HOW TO COMPLETE THIS TASK ->
Extract the full set of records that follows, word for word.
----- SOURCE DATA -----
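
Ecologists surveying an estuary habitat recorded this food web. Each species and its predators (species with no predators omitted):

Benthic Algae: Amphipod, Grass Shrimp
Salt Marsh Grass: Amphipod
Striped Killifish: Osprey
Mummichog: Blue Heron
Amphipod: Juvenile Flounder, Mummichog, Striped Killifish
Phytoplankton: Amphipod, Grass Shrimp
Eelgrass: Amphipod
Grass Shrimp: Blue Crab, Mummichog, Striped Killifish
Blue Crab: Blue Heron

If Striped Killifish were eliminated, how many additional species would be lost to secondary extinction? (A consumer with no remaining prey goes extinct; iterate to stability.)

1

Remove Striped Killifish.
Round 1: Osprey (all prey gone) → extinct.
No further losses. Total secondary extinctions: 1.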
-----
RESPONSE AREA ->
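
Ecologists surveying an estuary habitat recorded this food web. Each species and its predators (species with no predators omitted):

Benthic Algae: Amphipod, Grass Shrimp
Salt Marsh Grass: Amphipod
Striped Killifish: Osprey
Mummichog: Blue Heron
Amphipod: Juvenile Flounder, Mummichog, Striped Killifish
Phytoplankton: Amphipod, Grass Shrimp
Eelgrass: Amphipod
Grass Shrimp: Blue Crab, Mummichog, Striped Killifish
Blue Crab: Blue Heron

If Striped Killifish were eliminated, how many additional species would be lost to secondary extinction? (A consumer with no remaining prey goes extinct; iterate to stability.)

1

Remove Striped Killifish.
Round 1: Osprey (all prey gone) → extinct.
No further losses. Total secondary extinctions: 1.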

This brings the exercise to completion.